How to complete this task
All of the lines below should be output exactly as shown.

Data for review
____

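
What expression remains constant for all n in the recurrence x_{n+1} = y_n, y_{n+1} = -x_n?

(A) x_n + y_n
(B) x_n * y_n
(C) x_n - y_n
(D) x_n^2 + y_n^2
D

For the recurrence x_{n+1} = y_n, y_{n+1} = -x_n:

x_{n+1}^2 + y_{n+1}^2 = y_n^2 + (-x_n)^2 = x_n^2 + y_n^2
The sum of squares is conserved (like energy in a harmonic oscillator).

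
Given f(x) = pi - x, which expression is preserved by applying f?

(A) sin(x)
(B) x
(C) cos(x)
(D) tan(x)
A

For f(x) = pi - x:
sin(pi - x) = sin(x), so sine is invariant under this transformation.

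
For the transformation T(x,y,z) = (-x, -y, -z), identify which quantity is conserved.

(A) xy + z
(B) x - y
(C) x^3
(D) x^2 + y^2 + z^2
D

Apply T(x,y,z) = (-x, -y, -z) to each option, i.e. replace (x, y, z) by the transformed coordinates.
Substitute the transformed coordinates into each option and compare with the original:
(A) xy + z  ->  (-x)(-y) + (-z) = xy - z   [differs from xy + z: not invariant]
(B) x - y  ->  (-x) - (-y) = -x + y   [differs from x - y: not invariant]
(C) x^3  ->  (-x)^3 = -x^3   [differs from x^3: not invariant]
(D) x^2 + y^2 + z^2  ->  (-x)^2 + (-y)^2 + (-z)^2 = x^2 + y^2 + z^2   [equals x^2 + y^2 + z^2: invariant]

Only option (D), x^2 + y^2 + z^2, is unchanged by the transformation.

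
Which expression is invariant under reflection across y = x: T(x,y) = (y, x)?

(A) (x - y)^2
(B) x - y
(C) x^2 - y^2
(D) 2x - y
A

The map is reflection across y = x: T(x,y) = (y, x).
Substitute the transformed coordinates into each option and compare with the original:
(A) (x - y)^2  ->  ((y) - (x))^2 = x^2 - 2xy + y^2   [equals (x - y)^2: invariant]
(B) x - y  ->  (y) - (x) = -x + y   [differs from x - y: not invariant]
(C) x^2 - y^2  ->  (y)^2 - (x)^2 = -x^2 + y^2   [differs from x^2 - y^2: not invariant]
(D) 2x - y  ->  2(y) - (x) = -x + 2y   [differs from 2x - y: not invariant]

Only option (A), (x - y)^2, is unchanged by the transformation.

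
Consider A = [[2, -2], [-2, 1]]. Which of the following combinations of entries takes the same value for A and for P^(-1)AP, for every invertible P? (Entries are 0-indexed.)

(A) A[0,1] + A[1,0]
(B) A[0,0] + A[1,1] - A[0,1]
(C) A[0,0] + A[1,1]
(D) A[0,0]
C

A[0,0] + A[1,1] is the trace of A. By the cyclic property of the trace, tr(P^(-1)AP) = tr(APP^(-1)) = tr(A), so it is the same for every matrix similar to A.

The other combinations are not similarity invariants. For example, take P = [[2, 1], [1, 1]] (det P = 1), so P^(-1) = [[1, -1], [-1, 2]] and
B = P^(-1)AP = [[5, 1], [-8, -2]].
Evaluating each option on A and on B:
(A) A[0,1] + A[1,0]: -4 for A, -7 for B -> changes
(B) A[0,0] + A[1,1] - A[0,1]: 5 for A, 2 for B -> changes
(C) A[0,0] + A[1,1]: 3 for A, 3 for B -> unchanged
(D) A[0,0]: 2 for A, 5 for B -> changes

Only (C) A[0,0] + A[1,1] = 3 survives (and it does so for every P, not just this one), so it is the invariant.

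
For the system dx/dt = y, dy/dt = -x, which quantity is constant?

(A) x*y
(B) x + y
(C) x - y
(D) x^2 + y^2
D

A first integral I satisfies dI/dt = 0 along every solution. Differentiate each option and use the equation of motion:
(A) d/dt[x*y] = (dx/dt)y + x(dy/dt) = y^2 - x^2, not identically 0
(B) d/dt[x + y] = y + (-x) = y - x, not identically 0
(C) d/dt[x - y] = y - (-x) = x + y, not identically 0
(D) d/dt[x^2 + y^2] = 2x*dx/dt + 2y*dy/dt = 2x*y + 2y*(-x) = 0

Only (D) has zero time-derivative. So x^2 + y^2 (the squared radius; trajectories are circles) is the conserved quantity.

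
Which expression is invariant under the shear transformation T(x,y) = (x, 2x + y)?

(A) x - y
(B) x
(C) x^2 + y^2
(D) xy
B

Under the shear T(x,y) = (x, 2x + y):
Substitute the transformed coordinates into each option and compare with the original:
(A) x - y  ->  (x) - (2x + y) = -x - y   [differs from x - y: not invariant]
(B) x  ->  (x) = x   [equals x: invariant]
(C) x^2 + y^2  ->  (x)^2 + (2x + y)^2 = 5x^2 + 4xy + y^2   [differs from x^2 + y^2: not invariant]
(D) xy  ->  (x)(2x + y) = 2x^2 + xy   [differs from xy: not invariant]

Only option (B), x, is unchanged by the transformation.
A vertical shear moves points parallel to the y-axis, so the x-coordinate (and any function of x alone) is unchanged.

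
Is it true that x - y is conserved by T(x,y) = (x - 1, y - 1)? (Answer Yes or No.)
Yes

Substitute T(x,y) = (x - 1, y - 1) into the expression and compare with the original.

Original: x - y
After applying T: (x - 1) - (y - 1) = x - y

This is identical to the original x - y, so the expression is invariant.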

____

Exercise output
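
What expression remains constant for all n in the recurrence x_{n+1} = y_n, y_{n+1} = -x_n?

(A) x_n + y_n
(B) x_n * y_n
(C) x_n - y_n
(D) x_n^2 + y_n^2
D

For the recurrence x_{n+1} = y_n, y_{n+1} = -x_n:

x_{n+1}^2 + y_{n+1}^2 = y_n^2 + (-x_n)^2 = x_n^2 + y_n^2
The sum of squares is conserved (like energy in a harmonic oscillator).

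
Given f(x) = pi - x, which expression is preserved by applying f?

(A) sin(x)
(B) x
(C) cos(x)
(D) tan(x)
A

For f(x) = pi - x:
sin(pi - x) = sin(x), so sine is invariant under this transformation.

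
For the transformation T(x,y,z) = (-x, -y, -z), identify which quantity is conserved.

(A) xy + z
(B) x - y
(C) x^3
(D) x^2 + y^2 + z^2
D

Apply T(x,y,z) = (-x, -y, -z) to each option, i.e. replace (x, y, z) by the transformed coordinates.
Substitute the transformed coordinates into each option and compare with the original:
(A) xy + z  ->  (-x)(-y) + (-z) = xy - z   [differs from xy + z: not invariant]
(B) x - y  ->  (-x) - (-y) = -x + y   [differs from x - y: not invariant]
(C) x^3  ->  (-x)^3 = -x^3   [differs from x^3: not invariant]
(D) x^2 + y^2 + z^2  ->  (-x)^2 + (-y)^2 + (-z)^2 = x^2 + y^2 + z^2   [equals x^2 + y^2 + z^2: invariant]

Only option (D), x^2 + y^2 + z^2, is unchanged by the transformation.

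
Which expression is invariant under reflection across y = x: T(x,y) = (y, x)?

(A) (x - y)^2
(B) x - y
(C) x^2 - y^2
(D) 2x - y
A

The map is reflection across y = x: T(x,y) = (y, x).
Substitute the transformed coordinates into each option and compare with the original:
(A) (x - y)^2  ->  ((y) - (x))^2 = x^2 - 2xy + y^2   [equals (x - y)^2: invariant]
(B) x - y  ->  (y) - (x) = -x + y   [differs from x - y: not invariant]
(C) x^2 - y^2  ->  (y)^2 - (x)^2 = -x^2 + y^2   [differs from x^2 - y^2: not invariant]
(D) 2x - y  ->  2(y) - (x) = -x + 2y   [differs from 2x - y: not invariant]

Only option (A), (x - y)^2, is unchanged by the transformation.

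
Consider A = [[2, -2], [-2, 1]]. Which of the following combinations of entries takes the same value for A and for P^(-1)AP, for every invertible P? (Entries are 0-indexed.)

(A) A[0,1] + A[1,0]
(B) A[0,0] + A[1,1] - A[0,1]
(C) A[0,0] + A[1,1]
(D) A[0,0]
C

A[0,0] + A[1,1] is the trace of A. By the cyclic property of the trace, tr(P^(-1)AP) = tr(APP^(-1)) = tr(A), so it is the same for every matrix similar to A.

The other combinations are not similarity invariants. For example, take P = [[2, 1], [1, 1]] (det P = 1), so P^(-1) = [[1, -1], [-1, 2]] and
B = P^(-1)AP = [[5, 1], [-8, -2]].
Evaluating each option on A and on B:
(A) A[0,1] + A[1,0]: -4 for A, -7 for B -> changes
(B) A[0,0] + A[1,1] - A[0,1]: 5 for A, 2 for B -> changes
(C) A[0,0] + A[1,1]: 3 for A, 3 for B -> unchanged
(D) A[0,0]: 2 for A, 5 for B -> changes

Only (C) A[0,0] + A[1,1] = 3 survives (and it does so for every P, not just this one), so it is the invariant.

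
For the system dx/dt = y, dy/dt = -x, which quantity is constant?

(A) x*y
(B) x + y
(C) x - y
(D) x^2 + y^2
D

A first integral I satisfies dI/dt = 0 along every solution. Differentiate each option and use the equation of motion:
(A) d/dt[x*y] = (dx/dt)y + x(dy/dt) = y^2 - x^2, not identically 0
(B) d/dt[x + y] = y + (-x) = y - x, not identically 0
(C) d/dt[x - y] = y - (-x) = x + y, not identically 0
(D) d/dt[x^2 + y^2] = 2x*dx/dt + 2y*dy/dt = 2x*y + 2y*(-x) = 0

Only (D) has zero time-derivative. So x^2 + y^2 (the squared radius; trajectories are circles) is the conserved quantity.

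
Which expression is invariant under the shear transformation T(x,y) = (x, 2x + y)?

(A) x - y
(B) x
(C) x^2 + y^2
(D) xy
B

Under the shear T(x,y) = (x, 2x + y):
Substitute the transformed coordinates into each option and compare with the original:
(A) x - y  ->  (x) - (2x + y) = -x - y   [differs from x - y: not invariant]
(B) x  ->  (x) = x   [equals x: invariant]
(C) x^2 + y^2  ->  (x)^2 + (2x + y)^2 = 5x^2 + 4xy + y^2   [differs from x^2 + y^2: not invariant]
(D) xy  ->  (x)(2x + y) = 2x^2 + xy   [differs from xy: not invariant]

Only option (B), x, is unchanged by the transformation.
A vertical shear moves points parallel to the y-axis, so the x-coordinate (and any function of x alone) is unchanged.

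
Is it true that x - y is conserved by T(x,y) = (x - 1, y - 1)? (Answer Yes or No.)
Yes

Substitute T(x,y) = (x - 1, y - 1) into the expression and compare with the original.

Original: x - y
After applying T: (x - 1) - (y - 1) = x - y

This is identical to the original x - y, so the expression is invariant.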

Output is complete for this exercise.